Exercise aim>
The records follow. Print, word for word, the first line through the "Answer: -4764955681/15982248510 ≈ -0.29814" line.

Task data Start Marker

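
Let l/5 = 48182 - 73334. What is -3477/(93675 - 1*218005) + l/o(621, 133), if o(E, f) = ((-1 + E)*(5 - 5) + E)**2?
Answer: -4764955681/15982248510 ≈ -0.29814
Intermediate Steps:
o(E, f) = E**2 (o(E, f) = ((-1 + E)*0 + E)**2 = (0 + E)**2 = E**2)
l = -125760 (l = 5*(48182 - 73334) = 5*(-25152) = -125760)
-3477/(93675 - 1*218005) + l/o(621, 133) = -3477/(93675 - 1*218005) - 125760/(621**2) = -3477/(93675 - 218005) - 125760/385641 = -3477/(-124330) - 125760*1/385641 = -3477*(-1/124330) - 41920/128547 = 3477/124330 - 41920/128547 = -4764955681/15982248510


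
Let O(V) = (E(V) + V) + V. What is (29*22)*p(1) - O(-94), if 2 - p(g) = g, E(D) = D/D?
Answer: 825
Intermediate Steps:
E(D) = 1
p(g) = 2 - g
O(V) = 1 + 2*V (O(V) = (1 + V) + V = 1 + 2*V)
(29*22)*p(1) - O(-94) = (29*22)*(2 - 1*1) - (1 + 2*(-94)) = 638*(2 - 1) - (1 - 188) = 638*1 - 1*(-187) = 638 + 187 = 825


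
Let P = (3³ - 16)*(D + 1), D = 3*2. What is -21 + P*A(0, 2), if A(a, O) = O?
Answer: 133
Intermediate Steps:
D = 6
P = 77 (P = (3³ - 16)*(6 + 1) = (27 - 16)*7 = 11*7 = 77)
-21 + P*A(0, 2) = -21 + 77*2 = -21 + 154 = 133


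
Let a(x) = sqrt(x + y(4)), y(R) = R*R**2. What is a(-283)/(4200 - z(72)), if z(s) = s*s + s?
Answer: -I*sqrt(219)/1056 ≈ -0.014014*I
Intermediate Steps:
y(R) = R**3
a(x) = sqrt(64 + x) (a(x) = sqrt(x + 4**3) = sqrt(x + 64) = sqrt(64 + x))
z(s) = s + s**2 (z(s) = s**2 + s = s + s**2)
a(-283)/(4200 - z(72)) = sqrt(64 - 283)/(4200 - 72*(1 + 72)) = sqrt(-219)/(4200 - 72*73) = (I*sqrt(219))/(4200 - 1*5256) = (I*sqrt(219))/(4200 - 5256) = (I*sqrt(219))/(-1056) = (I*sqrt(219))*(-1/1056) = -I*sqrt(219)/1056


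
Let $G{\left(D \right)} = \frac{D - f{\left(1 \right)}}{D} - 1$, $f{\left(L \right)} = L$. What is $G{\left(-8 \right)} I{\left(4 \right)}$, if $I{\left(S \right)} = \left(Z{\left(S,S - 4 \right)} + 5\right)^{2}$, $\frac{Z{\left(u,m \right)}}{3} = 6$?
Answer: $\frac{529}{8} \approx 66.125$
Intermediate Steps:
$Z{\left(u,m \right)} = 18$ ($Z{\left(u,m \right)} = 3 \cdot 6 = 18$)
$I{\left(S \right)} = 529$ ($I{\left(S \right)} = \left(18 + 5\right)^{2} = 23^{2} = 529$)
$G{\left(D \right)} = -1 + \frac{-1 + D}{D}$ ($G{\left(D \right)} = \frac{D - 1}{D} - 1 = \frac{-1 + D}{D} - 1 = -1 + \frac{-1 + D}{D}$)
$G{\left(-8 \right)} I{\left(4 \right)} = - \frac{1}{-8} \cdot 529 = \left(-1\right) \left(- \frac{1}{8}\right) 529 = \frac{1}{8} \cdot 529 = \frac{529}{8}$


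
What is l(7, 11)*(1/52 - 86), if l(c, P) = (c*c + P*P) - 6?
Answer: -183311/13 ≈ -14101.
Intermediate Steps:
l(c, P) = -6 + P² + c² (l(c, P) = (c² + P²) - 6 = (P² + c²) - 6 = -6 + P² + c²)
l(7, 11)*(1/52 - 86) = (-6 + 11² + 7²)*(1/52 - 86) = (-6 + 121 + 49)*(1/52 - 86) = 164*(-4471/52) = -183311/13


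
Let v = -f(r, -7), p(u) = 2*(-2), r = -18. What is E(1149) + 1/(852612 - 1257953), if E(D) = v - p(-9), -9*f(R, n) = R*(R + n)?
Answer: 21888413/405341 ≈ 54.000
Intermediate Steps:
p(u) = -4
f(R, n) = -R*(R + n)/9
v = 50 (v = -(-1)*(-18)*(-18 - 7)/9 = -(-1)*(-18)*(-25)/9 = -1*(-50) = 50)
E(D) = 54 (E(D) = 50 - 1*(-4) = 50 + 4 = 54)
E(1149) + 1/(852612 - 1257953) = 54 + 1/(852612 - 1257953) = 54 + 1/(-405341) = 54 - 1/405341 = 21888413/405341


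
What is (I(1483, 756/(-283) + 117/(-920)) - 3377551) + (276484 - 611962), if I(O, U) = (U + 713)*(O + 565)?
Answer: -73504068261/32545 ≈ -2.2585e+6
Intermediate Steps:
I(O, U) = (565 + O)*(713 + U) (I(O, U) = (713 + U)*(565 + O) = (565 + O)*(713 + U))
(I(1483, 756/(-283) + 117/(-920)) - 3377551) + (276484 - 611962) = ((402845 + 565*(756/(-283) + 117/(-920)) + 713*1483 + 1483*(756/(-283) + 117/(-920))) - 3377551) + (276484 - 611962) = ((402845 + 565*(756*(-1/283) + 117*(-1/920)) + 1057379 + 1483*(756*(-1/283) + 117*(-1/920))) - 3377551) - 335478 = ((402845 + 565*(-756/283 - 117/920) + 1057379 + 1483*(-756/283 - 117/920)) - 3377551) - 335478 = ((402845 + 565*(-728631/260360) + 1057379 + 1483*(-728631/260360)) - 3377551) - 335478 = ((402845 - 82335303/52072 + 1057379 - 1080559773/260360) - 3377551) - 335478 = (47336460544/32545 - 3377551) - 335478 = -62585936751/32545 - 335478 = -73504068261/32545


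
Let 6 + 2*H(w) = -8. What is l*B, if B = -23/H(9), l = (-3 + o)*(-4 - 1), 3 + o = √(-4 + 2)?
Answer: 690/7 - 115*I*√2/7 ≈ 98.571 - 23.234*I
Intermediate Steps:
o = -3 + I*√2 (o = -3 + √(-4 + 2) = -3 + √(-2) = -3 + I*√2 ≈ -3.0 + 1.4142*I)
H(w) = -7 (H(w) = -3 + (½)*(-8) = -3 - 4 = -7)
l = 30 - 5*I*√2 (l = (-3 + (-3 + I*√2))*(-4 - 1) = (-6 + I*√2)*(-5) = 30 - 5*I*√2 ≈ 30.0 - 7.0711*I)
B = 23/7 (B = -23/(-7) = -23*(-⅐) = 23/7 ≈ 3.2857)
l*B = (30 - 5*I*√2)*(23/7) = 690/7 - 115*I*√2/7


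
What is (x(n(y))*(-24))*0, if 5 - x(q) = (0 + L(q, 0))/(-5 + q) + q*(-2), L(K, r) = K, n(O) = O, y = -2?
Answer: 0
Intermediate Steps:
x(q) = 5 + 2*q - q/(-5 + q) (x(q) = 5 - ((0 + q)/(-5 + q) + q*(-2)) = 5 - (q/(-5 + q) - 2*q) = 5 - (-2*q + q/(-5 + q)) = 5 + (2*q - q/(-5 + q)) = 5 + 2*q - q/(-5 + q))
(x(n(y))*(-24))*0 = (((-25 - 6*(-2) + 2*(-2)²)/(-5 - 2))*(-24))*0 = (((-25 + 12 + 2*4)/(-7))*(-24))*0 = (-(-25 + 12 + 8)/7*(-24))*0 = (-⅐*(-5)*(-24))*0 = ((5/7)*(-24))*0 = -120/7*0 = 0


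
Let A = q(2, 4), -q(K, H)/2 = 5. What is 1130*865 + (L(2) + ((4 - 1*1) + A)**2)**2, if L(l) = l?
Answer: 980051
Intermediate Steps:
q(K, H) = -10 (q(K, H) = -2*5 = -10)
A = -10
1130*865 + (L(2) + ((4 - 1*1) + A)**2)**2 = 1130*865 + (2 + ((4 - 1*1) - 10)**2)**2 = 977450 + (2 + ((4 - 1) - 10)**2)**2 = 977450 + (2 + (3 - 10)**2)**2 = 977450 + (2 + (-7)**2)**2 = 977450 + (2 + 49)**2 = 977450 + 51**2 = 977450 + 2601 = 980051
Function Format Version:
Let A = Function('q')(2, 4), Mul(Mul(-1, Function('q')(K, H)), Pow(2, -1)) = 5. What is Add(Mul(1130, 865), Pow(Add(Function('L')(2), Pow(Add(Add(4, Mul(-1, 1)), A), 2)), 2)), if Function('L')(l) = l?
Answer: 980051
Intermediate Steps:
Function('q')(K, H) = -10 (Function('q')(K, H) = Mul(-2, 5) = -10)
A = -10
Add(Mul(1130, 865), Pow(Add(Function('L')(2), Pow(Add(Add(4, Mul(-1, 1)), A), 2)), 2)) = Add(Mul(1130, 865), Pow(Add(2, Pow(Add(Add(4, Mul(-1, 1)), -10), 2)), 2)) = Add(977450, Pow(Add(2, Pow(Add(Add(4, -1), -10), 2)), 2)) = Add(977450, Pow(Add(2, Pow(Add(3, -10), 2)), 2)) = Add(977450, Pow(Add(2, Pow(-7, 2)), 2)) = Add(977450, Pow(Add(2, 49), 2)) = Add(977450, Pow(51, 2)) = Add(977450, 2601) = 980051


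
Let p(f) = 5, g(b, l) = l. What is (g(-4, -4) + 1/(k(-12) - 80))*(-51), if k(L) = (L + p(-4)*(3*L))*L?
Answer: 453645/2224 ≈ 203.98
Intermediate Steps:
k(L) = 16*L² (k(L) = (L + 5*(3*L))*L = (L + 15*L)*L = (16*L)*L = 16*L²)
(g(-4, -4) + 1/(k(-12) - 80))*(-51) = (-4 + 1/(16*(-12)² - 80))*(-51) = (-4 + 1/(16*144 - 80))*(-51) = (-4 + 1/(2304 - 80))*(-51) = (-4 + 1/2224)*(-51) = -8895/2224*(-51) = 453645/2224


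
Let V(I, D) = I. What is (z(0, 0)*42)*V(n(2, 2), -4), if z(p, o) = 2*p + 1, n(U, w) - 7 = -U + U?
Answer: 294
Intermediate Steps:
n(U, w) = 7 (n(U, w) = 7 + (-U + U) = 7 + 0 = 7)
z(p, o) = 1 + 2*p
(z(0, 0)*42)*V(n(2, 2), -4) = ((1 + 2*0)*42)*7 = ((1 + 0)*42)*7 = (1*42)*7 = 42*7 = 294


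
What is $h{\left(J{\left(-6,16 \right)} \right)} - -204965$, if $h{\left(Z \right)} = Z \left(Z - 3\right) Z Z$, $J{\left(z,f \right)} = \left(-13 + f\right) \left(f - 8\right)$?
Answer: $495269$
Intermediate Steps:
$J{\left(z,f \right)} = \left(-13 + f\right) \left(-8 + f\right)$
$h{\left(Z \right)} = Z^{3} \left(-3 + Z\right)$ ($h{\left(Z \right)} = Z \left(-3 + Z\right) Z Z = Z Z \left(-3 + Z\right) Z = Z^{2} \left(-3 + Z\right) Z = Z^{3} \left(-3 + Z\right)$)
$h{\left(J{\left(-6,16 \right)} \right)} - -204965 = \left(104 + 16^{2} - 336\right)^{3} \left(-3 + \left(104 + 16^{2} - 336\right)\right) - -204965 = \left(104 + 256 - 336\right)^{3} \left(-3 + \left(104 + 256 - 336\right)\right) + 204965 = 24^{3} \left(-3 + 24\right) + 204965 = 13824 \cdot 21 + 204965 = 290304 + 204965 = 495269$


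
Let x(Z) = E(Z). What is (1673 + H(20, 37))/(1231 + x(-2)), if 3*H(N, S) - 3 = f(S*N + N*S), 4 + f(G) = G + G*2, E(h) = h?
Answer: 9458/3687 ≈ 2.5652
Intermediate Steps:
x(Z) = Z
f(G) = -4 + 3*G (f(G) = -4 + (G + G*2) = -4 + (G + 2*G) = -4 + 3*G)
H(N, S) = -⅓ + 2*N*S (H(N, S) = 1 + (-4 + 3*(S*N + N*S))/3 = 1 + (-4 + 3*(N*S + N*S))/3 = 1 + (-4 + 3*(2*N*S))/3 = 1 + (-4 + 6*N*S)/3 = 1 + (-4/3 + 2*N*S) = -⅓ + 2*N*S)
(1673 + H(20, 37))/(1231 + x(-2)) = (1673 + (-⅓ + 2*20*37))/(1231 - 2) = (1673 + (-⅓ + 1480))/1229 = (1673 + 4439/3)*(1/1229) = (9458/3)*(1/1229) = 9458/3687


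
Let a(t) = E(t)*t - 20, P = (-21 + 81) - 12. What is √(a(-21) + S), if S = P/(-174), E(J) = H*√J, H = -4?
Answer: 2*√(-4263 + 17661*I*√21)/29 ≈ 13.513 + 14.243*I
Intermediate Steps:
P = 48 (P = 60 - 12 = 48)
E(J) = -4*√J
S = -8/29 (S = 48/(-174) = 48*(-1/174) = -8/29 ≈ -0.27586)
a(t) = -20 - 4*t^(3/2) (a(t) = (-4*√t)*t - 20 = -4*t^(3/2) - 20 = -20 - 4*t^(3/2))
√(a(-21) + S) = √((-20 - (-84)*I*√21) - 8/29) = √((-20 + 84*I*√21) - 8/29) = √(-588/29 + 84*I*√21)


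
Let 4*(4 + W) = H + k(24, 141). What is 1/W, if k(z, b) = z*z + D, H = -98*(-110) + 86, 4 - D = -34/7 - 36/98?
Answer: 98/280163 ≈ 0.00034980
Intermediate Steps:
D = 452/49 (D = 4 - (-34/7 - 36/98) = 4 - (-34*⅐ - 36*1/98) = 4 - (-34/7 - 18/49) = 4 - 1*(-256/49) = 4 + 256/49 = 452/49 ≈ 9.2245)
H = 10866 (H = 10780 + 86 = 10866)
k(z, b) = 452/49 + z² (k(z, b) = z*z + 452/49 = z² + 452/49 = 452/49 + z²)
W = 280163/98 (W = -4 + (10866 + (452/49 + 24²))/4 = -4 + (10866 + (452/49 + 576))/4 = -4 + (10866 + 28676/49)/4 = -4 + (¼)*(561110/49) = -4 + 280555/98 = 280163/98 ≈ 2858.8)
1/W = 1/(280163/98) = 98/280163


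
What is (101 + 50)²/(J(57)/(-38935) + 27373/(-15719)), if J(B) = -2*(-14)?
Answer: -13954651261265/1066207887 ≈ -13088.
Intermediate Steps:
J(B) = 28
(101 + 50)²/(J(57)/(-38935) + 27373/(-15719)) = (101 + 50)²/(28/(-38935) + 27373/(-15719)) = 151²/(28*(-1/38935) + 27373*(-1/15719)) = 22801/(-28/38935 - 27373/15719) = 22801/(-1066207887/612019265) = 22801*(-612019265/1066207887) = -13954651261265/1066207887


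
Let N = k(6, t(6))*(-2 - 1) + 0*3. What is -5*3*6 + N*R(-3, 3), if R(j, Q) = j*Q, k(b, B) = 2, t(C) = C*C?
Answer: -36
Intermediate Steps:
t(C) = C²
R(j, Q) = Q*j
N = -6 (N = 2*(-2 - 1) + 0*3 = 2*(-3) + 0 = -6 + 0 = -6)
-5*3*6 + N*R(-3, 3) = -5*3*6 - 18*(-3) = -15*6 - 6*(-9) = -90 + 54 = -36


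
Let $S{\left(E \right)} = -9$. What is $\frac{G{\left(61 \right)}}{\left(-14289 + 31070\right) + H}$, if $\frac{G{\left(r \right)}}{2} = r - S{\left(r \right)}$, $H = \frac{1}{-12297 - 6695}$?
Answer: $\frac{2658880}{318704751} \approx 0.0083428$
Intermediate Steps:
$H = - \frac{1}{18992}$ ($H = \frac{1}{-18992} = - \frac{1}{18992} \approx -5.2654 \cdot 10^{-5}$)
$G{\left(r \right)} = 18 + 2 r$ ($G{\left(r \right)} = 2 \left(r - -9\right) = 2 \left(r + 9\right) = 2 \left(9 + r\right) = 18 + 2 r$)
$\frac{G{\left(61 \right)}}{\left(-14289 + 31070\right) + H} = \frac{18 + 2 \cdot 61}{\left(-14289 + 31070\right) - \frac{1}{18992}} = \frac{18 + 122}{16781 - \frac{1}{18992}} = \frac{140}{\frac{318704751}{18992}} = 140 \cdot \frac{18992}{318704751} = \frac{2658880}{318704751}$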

Task data End Marker

Problem solution>
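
Let l/5 = 48182 - 73334. What is -3477/(93675 - 1*218005) + l/o(621, 133), if o(E, f) = ((-1 + E)*(5 - 5) + E)**2?
Answer: -4764955681/15982248510 ≈ -0.29814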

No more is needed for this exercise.